## YOUR OBJECTIVE:
Beneath this instruction is a block of data; output from it exactly the lines that run from the one containing "compute Spearman's rank correlation" through the one containing "G3: [12, 16, 19, 20]", inclusive.

(Collected data)
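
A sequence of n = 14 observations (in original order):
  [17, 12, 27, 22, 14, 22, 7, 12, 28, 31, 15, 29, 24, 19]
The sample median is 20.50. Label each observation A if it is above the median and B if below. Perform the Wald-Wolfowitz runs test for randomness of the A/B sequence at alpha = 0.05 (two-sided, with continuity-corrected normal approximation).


Step 1: Compute median = 20.50; label A = above, B = below.
Labels in order: BBAABABBAABAAB  (n_A = 7, n_B = 7)
Step 2: Count runs R = 9.
Step 3: Under H0 (random ordering), E[R] = 2*n_A*n_B/(n_A+n_B) + 1 = 2*7*7/14 + 1 = 8.0000.
        Var[R] = 2*n_A*n_B*(2*n_A*n_B - n_A - n_B) / ((n_A+n_B)^2 * (n_A+n_B-1)) = 8232/2548 = 3.2308.
        SD[R] = 1.7974.
Step 4: Continuity-corrected z = (R - 0.5 - E[R]) / SD[R] = (9 - 0.5 - 8.0000) / 1.7974 = 0.2782.
Step 5: Two-sided p-value via normal approximation = 2*(1 - Phi(|z|)) = 0.780879.
Step 6: alpha = 0.05. fail to reject H0.

R = 9, z = 0.2782, p = 0.780879, fail to reject H0.


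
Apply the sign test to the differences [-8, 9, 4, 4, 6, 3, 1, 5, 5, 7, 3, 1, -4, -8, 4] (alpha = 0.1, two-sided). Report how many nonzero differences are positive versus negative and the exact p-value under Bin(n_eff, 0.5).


Step 1: Discard zero differences. Original n = 15; n_eff = number of nonzero differences = 15.
Nonzero differences (with sign): -8, +9, +4, +4, +6, +3, +1, +5, +5, +7, +3, +1, -4, -8, +4
Step 2: Count signs: positive = 12, negative = 3.
Step 3: Under H0: P(positive) = 0.5, so the number of positives S ~ Bin(15, 0.5).
Step 4: Two-sided exact p-value = sum of Bin(15,0.5) probabilities at or below the observed probability = 0.035156.
Step 5: alpha = 0.1. reject H0.

n_eff = 15, pos = 12, neg = 3, p = 0.035156, reject H0.


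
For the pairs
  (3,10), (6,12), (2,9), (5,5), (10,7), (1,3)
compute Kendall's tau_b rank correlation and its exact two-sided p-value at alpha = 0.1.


Step 1: Enumerate the 15 unordered pairs (i,j) with i<j and classify each by sign(x_j-x_i) * sign(y_j-y_i).
  (1,2):dx=+3,dy=+2->C; (1,3):dx=-1,dy=-1->C; (1,4):dx=+2,dy=-5->D; (1,5):dx=+7,dy=-3->D
  (1,6):dx=-2,dy=-7->C; (2,3):dx=-4,dy=-3->C; (2,4):dx=-1,dy=-7->C; (2,5):dx=+4,dy=-5->D
  (2,6):dx=-5,dy=-9->C; (3,4):dx=+3,dy=-4->D; (3,5):dx=+8,dy=-2->D; (3,6):dx=-1,dy=-6->C
  (4,5):dx=+5,dy=+2->C; (4,6):dx=-4,dy=-2->C; (5,6):dx=-9,dy=-4->C
Step 2: C = 10, D = 5, total pairs = 15.
Step 3: tau = (C - D)/(n(n-1)/2) = (10 - 5)/15 = 0.333333.
Step 4: Exact two-sided p-value (enumerate n! = 720 permutations of y under H0): p = 0.469444.
Step 5: alpha = 0.1. fail to reject H0.

tau_b = 0.3333 (C=10, D=5), p = 0.469444, fail to reject H0.


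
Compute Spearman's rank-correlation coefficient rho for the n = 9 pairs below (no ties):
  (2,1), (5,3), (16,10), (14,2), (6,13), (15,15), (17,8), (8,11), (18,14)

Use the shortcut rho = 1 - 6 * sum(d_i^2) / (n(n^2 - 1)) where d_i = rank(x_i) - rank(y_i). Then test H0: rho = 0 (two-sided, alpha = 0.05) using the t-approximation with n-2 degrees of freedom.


Step 1: Rank x and y separately (midranks; no ties here).
rank(x): 2->1, 5->2, 16->7, 14->5, 6->3, 15->6, 17->8, 8->4, 18->9
rank(y): 1->1, 3->3, 10->5, 2->2, 13->7, 15->9, 8->4, 11->6, 14->8
Step 2: d_i = R_x(i) - R_y(i); compute d_i^2.
  (1-1)^2=0, (2-3)^2=1, (7-5)^2=4, (5-2)^2=9, (3-7)^2=16, (6-9)^2=9, (8-4)^2=16, (4-6)^2=4, (9-8)^2=1
sum(d^2) = 60.
Step 3: rho = 1 - 6*60 / (9*(9^2 - 1)) = 1 - 360/720 = 0.500000.
Step 4: Under H0, t = rho * sqrt((n-2)/(1-rho^2)) = 1.5275 ~ t(7).
Step 5: Two-sided p-value from the t-distribution with 7 df = 0.170471.
Step 6: alpha = 0.05. fail to reject H0.

rho = 0.5000, p = 0.170471, fail to reject H0 at alpha = 0.05.


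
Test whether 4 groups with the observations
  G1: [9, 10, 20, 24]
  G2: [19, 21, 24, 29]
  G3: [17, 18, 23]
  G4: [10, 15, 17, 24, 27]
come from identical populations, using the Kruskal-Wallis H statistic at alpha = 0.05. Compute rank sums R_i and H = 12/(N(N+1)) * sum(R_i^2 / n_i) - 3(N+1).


Step 1: Combine all N = 16 observations and assign midranks.
sorted (value, group, rank): (9,G1,1), (10,G1,2.5), (10,G4,2.5), (15,G4,4), (17,G3,5.5), (17,G4,5.5), (18,G3,7), (19,G2,8), (20,G1,9), (21,G2,10), (23,G3,11), (24,G1,13), (24,G2,13), (24,G4,13), (27,G4,15), (29,G2,16)
Step 2: Sum ranks within each group.
R_1 = 25.5 (n_1 = 4)
R_2 = 47 (n_2 = 4)
R_3 = 23.5 (n_3 = 3)
R_4 = 40 (n_4 = 5)
Step 3: H = 12/(N(N+1)) * sum(R_i^2/n_i) - 3(N+1)
     = 12/(16*17) * (25.5^2/4 + 47^2/4 + 23.5^2/3 + 40^2/5) - 3*17
     = 0.044118 * 1218.9 - 51
     = 2.774816.
Step 4: Ties present; correction factor C = 1 - 36/(16^3 - 16) = 0.991176. Corrected H = 2.774816 / 0.991176 = 2.799518.
Step 5: Under H0, H ~ chi^2(3); p-value = 0.423579.
Step 6: alpha = 0.05. fail to reject H0.

H = 2.7995, df = 3, p = 0.423579, fail to reject H0.


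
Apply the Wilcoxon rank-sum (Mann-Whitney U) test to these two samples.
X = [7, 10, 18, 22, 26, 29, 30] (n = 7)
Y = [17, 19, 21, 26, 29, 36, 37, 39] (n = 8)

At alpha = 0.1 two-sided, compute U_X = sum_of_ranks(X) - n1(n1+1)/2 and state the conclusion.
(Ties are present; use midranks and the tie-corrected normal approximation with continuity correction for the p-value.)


Step 1: Combine and sort all 15 observations; assign midranks.
sorted (value, group): (7,X), (10,X), (17,Y), (18,X), (19,Y), (21,Y), (22,X), (26,X), (26,Y), (29,X), (29,Y), (30,X), (36,Y), (37,Y), (39,Y)
ranks: 7->1, 10->2, 17->3, 18->4, 19->5, 21->6, 22->7, 26->8.5, 26->8.5, 29->10.5, 29->10.5, 30->12, 36->13, 37->14, 39->15
Step 2: Rank sum for X: R1 = 1 + 2 + 4 + 7 + 8.5 + 10.5 + 12 = 45.
Step 3: U_X = R1 - n1(n1+1)/2 = 45 - 7*8/2 = 45 - 28 = 17.
       U_Y = n1*n2 - U_X = 56 - 17 = 39.
Step 4: Ties are present, so use the tie-corrected normal approximation (with continuity correction) for the p-value.
Step 5: p-value = 0.223485; compare to alpha = 0.1. fail to reject H0.

U_X = 17, p = 0.223485, fail to reject H0 at alpha = 0.1.


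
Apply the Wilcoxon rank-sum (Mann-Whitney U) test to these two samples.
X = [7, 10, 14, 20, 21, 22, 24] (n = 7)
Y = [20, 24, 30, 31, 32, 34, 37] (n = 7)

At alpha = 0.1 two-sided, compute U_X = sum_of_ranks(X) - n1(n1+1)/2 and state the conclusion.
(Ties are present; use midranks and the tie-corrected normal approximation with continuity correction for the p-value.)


Step 1: Combine and sort all 14 observations; assign midranks.
sorted (value, group): (7,X), (10,X), (14,X), (20,X), (20,Y), (21,X), (22,X), (24,X), (24,Y), (30,Y), (31,Y), (32,Y), (34,Y), (37,Y)
ranks: 7->1, 10->2, 14->3, 20->4.5, 20->4.5, 21->6, 22->7, 24->8.5, 24->8.5, 30->10, 31->11, 32->12, 34->13, 37->14
Step 2: Rank sum for X: R1 = 1 + 2 + 3 + 4.5 + 6 + 7 + 8.5 = 32.
Step 3: U_X = R1 - n1(n1+1)/2 = 32 - 7*8/2 = 32 - 28 = 4.
       U_Y = n1*n2 - U_X = 49 - 4 = 45.
Step 4: Ties are present, so use the tie-corrected normal approximation (with continuity correction) for the p-value.
Step 5: p-value = 0.010433; compare to alpha = 0.1. reject H0.

U_X = 4, p = 0.010433, reject H0 at alpha = 0.1.


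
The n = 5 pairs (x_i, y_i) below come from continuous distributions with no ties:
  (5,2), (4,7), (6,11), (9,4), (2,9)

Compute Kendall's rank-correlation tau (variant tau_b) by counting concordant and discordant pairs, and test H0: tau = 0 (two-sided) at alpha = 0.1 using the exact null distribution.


Step 1: Enumerate the 10 unordered pairs (i,j) with i<j and classify each by sign(x_j-x_i) * sign(y_j-y_i).
  (1,2):dx=-1,dy=+5->D; (1,3):dx=+1,dy=+9->C; (1,4):dx=+4,dy=+2->C; (1,5):dx=-3,dy=+7->D
  (2,3):dx=+2,dy=+4->C; (2,4):dx=+5,dy=-3->D; (2,5):dx=-2,dy=+2->D; (3,4):dx=+3,dy=-7->D
  (3,5):dx=-4,dy=-2->C; (4,5):dx=-7,dy=+5->D
Step 2: C = 4, D = 6, total pairs = 10.
Step 3: tau = (C - D)/(n(n-1)/2) = (4 - 6)/10 = -0.200000.
Step 4: Exact two-sided p-value (enumerate n! = 120 permutations of y under H0): p = 0.816667.
Step 5: alpha = 0.1. fail to reject H0.

tau_b = -0.2000 (C=4, D=6), p = 0.816667, fail to reject H0.


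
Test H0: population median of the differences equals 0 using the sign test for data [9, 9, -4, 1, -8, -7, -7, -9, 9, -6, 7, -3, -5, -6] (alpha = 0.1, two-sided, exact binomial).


Step 1: Discard zero differences. Original n = 14; n_eff = number of nonzero differences = 14.
Nonzero differences (with sign): +9, +9, -4, +1, -8, -7, -7, -9, +9, -6, +7, -3, -5, -6
Step 2: Count signs: positive = 5, negative = 9.
Step 3: Under H0: P(positive) = 0.5, so the number of positives S ~ Bin(14, 0.5).
Step 4: Two-sided exact p-value = sum of Bin(14,0.5) probabilities at or below the observed probability = 0.423950.
Step 5: alpha = 0.1. fail to reject H0.

n_eff = 14, pos = 5, neg = 9, p = 0.423950, fail to reject H0.


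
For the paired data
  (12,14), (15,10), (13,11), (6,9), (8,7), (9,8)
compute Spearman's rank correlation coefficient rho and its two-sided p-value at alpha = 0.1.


Step 1: Rank x and y separately (midranks; no ties here).
rank(x): 12->4, 15->6, 13->5, 6->1, 8->2, 9->3
rank(y): 14->6, 10->4, 11->5, 9->3, 7->1, 8->2
Step 2: d_i = R_x(i) - R_y(i); compute d_i^2.
  (4-6)^2=4, (6-4)^2=4, (5-5)^2=0, (1-3)^2=4, (2-1)^2=1, (3-2)^2=1
sum(d^2) = 14.
Step 3: rho = 1 - 6*14 / (6*(6^2 - 1)) = 1 - 84/210 = 0.600000.
Step 4: Under H0, t = rho * sqrt((n-2)/(1-rho^2)) = 1.5000 ~ t(4).
Step 5: Two-sided p-value from the t-distribution with 4 df = 0.208000.
Step 6: alpha = 0.1. fail to reject H0.

rho = 0.6000, p = 0.208000, fail to reject H0 at alpha = 0.1.


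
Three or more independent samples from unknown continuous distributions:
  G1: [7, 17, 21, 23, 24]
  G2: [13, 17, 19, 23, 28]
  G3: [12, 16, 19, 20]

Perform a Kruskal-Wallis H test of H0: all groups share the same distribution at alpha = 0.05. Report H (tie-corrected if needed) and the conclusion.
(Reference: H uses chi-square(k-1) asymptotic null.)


Step 1: Combine all N = 14 observations and assign midranks.
sorted (value, group, rank): (7,G1,1), (12,G3,2), (13,G2,3), (16,G3,4), (17,G1,5.5), (17,G2,5.5), (19,G2,7.5), (19,G3,7.5), (20,G3,9), (21,G1,10), (23,G1,11.5), (23,G2,11.5), (24,G1,13), (28,G2,14)
Step 2: Sum ranks within each group.
R_1 = 41 (n_1 = 5)
R_2 = 41.5 (n_2 = 5)
R_3 = 22.5 (n_3 = 4)
Step 3: H = 12/(N(N+1)) * sum(R_i^2/n_i) - 3(N+1)
     = 12/(14*15) * (41^2/5 + 41.5^2/5 + 22.5^2/4) - 3*15
     = 0.057143 * 807.212 - 45
     = 1.126429.
Step 4: Ties present; correction factor C = 1 - 18/(14^3 - 14) = 0.993407. Corrected H = 1.126429 / 0.993407 = 1.133905.
Step 5: Under H0, H ~ chi^2(2); p-value = 0.567252.
Step 6: alpha = 0.05. fail to reject H0.

H = 1.1339, df = 2, p = 0.567252, fail to reject H0.


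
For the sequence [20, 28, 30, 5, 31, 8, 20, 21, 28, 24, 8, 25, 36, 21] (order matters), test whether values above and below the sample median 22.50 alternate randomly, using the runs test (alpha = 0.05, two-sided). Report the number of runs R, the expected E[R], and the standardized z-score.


Step 1: Compute median = 22.50; label A = above, B = below.
Labels in order: BAABABBBAABAAB  (n_A = 7, n_B = 7)
Step 2: Count runs R = 9.
Step 3: Under H0 (random ordering), E[R] = 2*n_A*n_B/(n_A+n_B) + 1 = 2*7*7/14 + 1 = 8.0000.
        Var[R] = 2*n_A*n_B*(2*n_A*n_B - n_A - n_B) / ((n_A+n_B)^2 * (n_A+n_B-1)) = 8232/2548 = 3.2308.
        SD[R] = 1.7974.
Step 4: Continuity-corrected z = (R - 0.5 - E[R]) / SD[R] = (9 - 0.5 - 8.0000) / 1.7974 = 0.2782.
Step 5: Two-sided p-value via normal approximation = 2*(1 - Phi(|z|)) = 0.780879.
Step 6: alpha = 0.05. fail to reject H0.

R = 9, z = 0.2782, p = 0.780879, fail to reject H0.


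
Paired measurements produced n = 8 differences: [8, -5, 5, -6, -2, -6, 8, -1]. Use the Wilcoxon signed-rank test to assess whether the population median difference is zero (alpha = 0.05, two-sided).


Step 1: Drop any zero differences (none here) and take |d_i|.
|d| = [8, 5, 5, 6, 2, 6, 8, 1]
Step 2: Midrank |d_i| (ties get averaged ranks).
ranks: |8|->7.5, |5|->3.5, |5|->3.5, |6|->5.5, |2|->2, |6|->5.5, |8|->7.5, |1|->1
Step 3: Attach original signs; sum ranks with positive sign and with negative sign.
W+ = 7.5 + 3.5 + 7.5 = 18.5
W- = 3.5 + 5.5 + 2 + 5.5 + 1 = 17.5
(Check: W+ + W- = 36 should equal n(n+1)/2 = 36.)
Step 4: Test statistic W = min(W+, W-) = 17.5.
Step 5: Ties in |d|, so use the tie-corrected normal approximation.
        E[W] = n(n+1)/4 = 8*9/4 = 18.
        Tie groups: |d|=5 (t=2), |d|=6 (t=2), |d|=8 (t=2); sum(t^3 - t) = 18.
        Var[W] = n(n+1)(2n+1)/24 - sum(t^3-t)/48 = 1224/24 - 18/48 = 50.625.
        z = (W - E[W]) / sqrt(Var[W]) = (17.5 - 18) / 7.1151 = -0.0703.
        Two-sided p = 2*Phi(z) = 0.943977.
Step 6: alpha = 0.05. fail to reject H0.

W+ = 18.5, W- = 17.5, W = min = 17.5, p = 0.943977, fail to reject H0.


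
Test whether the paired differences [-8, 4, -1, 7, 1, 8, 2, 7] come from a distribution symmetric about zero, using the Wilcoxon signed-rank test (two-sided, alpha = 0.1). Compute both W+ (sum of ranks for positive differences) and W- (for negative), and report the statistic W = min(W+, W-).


Step 1: Drop any zero differences (none here) and take |d_i|.
|d| = [8, 4, 1, 7, 1, 8, 2, 7]
Step 2: Midrank |d_i| (ties get averaged ranks).
ranks: |8|->7.5, |4|->4, |1|->1.5, |7|->5.5, |1|->1.5, |8|->7.5, |2|->3, |7|->5.5
Step 3: Attach original signs; sum ranks with positive sign and with negative sign.
W+ = 4 + 5.5 + 1.5 + 7.5 + 3 + 5.5 = 27
W- = 7.5 + 1.5 = 9
(Check: W+ + W- = 36 should equal n(n+1)/2 = 36.)
Step 4: Test statistic W = min(W+, W-) = 9.
Step 5: Ties in |d|, so use the tie-corrected normal approximation.
        E[W] = n(n+1)/4 = 8*9/4 = 18.
        Tie groups: |d|=1 (t=2), |d|=7 (t=2), |d|=8 (t=2); sum(t^3 - t) = 18.
        Var[W] = n(n+1)(2n+1)/24 - sum(t^3-t)/48 = 1224/24 - 18/48 = 50.625.
        z = (W - E[W]) / sqrt(Var[W]) = (9 - 18) / 7.1151 = -1.2649.
        Two-sided p = 2*Phi(z) = 0.205903.
Step 6: alpha = 0.1. fail to reject H0.

W+ = 27, W- = 9, W = min = 9, p = 0.205903, fail to reject H0.


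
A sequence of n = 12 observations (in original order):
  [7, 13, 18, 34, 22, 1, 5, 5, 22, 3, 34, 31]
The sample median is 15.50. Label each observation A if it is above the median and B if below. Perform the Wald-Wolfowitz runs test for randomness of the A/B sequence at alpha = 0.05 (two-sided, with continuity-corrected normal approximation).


Step 1: Compute median = 15.50; label A = above, B = below.
Labels in order: BBAAABBBABAA  (n_A = 6, n_B = 6)
Step 2: Count runs R = 6.
Step 3: Under H0 (random ordering), E[R] = 2*n_A*n_B/(n_A+n_B) + 1 = 2*6*6/12 + 1 = 7.0000.
        Var[R] = 2*n_A*n_B*(2*n_A*n_B - n_A - n_B) / ((n_A+n_B)^2 * (n_A+n_B-1)) = 4320/1584 = 2.7273.
        SD[R] = 1.6514.
Step 4: Continuity-corrected z = (R + 0.5 - E[R]) / SD[R] = (6 + 0.5 - 7.0000) / 1.6514 = -0.3028.
Step 5: Two-sided p-value via normal approximation = 2*(1 - Phi(|z|)) = 0.762069.
Step 6: alpha = 0.05. fail to reject H0.

R = 6, z = -0.3028, p = 0.762069, fail to reject H0.


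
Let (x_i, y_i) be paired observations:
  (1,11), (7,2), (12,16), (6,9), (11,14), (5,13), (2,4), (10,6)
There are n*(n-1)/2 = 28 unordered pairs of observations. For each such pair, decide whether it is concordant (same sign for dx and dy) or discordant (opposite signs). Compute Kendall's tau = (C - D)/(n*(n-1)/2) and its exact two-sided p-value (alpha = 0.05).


Step 1: Enumerate the 28 unordered pairs (i,j) with i<j and classify each by sign(x_j-x_i) * sign(y_j-y_i).
  (1,2):dx=+6,dy=-9->D; (1,3):dx=+11,dy=+5->C; (1,4):dx=+5,dy=-2->D; (1,5):dx=+10,dy=+3->C
  (1,6):dx=+4,dy=+2->C; (1,7):dx=+1,dy=-7->D; (1,8):dx=+9,dy=-5->D; (2,3):dx=+5,dy=+14->C
  (2,4):dx=-1,dy=+7->D; (2,5):dx=+4,dy=+12->C; (2,6):dx=-2,dy=+11->D; (2,7):dx=-5,dy=+2->D
  (2,8):dx=+3,dy=+4->C; (3,4):dx=-6,dy=-7->C; (3,5):dx=-1,dy=-2->C; (3,6):dx=-7,dy=-3->C
  (3,7):dx=-10,dy=-12->C; (3,8):dx=-2,dy=-10->C; (4,5):dx=+5,dy=+5->C; (4,6):dx=-1,dy=+4->D
  (4,7):dx=-4,dy=-5->C; (4,8):dx=+4,dy=-3->D; (5,6):dx=-6,dy=-1->C; (5,7):dx=-9,dy=-10->C
  (5,8):dx=-1,dy=-8->C; (6,7):dx=-3,dy=-9->C; (6,8):dx=+5,dy=-7->D; (7,8):dx=+8,dy=+2->C
Step 2: C = 18, D = 10, total pairs = 28.
Step 3: tau = (C - D)/(n(n-1)/2) = (18 - 10)/28 = 0.285714.
Step 4: Exact two-sided p-value (enumerate n! = 40320 permutations of y under H0): p = 0.398760.
Step 5: alpha = 0.05. fail to reject H0.

tau_b = 0.2857 (C=18, D=10), p = 0.398760, fail to reject H0.


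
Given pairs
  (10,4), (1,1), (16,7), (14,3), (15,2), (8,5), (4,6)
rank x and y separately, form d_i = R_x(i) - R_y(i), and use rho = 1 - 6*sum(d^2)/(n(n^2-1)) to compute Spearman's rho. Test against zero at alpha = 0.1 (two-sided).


Step 1: Rank x and y separately (midranks; no ties here).
rank(x): 10->4, 1->1, 16->7, 14->5, 15->6, 8->3, 4->2
rank(y): 4->4, 1->1, 7->7, 3->3, 2->2, 5->5, 6->6
Step 2: d_i = R_x(i) - R_y(i); compute d_i^2.
  (4-4)^2=0, (1-1)^2=0, (7-7)^2=0, (5-3)^2=4, (6-2)^2=16, (3-5)^2=4, (2-6)^2=16
sum(d^2) = 40.
Step 3: rho = 1 - 6*40 / (7*(7^2 - 1)) = 1 - 240/336 = 0.285714.
Step 4: Under H0, t = rho * sqrt((n-2)/(1-rho^2)) = 0.6667 ~ t(5).
Step 5: Two-sided p-value from the t-distribution with 5 df = 0.534509.
Step 6: alpha = 0.1. fail to reject H0.

rho = 0.2857, p = 0.534509, fail to reject H0 at alpha = 0.1.


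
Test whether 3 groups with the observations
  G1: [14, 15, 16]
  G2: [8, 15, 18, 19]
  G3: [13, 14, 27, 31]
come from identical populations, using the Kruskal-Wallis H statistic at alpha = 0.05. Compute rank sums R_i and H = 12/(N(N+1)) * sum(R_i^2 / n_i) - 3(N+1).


Step 1: Combine all N = 11 observations and assign midranks.
sorted (value, group, rank): (8,G2,1), (13,G3,2), (14,G1,3.5), (14,G3,3.5), (15,G1,5.5), (15,G2,5.5), (16,G1,7), (18,G2,8), (19,G2,9), (27,G3,10), (31,G3,11)
Step 2: Sum ranks within each group.
R_1 = 16 (n_1 = 3)
R_2 = 23.5 (n_2 = 4)
R_3 = 26.5 (n_3 = 4)
Step 3: H = 12/(N(N+1)) * sum(R_i^2/n_i) - 3(N+1)
     = 12/(11*12) * (16^2/3 + 23.5^2/4 + 26.5^2/4) - 3*12
     = 0.090909 * 398.958 - 36
     = 0.268939.
Step 4: Ties present; correction factor C = 1 - 12/(11^3 - 11) = 0.990909. Corrected H = 0.268939 / 0.990909 = 0.271407.
Step 5: Under H0, H ~ chi^2(2); p-value = 0.873102.
Step 6: alpha = 0.05. fail to reject H0.

H = 0.2714, df = 2, p = 0.873102, fail to reject H0.


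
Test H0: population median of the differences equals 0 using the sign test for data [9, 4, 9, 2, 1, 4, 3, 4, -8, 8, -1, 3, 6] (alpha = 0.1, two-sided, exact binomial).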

## RESULT OF THIS EXERCISE:
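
compute Spearman's rank correlation coefficient rho and its two-sided p-value at alpha = 0.1.


Step 1: Rank x and y separately (midranks; no ties here).
rank(x): 12->4, 15->6, 13->5, 6->1, 8->2, 9->3
rank(y): 14->6, 10->4, 11->5, 9->3, 7->1, 8->2
Step 2: d_i = R_x(i) - R_y(i); compute d_i^2.
  (4-6)^2=4, (6-4)^2=4, (5-5)^2=0, (1-3)^2=4, (2-1)^2=1, (3-2)^2=1
sum(d^2) = 14.
Step 3: rho = 1 - 6*14 / (6*(6^2 - 1)) = 1 - 84/210 = 0.600000.
Step 4: Under H0, t = rho * sqrt((n-2)/(1-rho^2)) = 1.5000 ~ t(4).
Step 5: Two-sided p-value from the t-distribution with 4 df = 0.208000.
Step 6: alpha = 0.1. fail to reject H0.

rho = 0.6000, p = 0.208000, fail to reject H0 at alpha = 0.1.


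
Three or more independent samples from unknown continuous distributions:
  G1: [7, 17, 21, 23, 24]
  G2: [13, 17, 19, 23, 28]
  G3: [12, 16, 19, 20]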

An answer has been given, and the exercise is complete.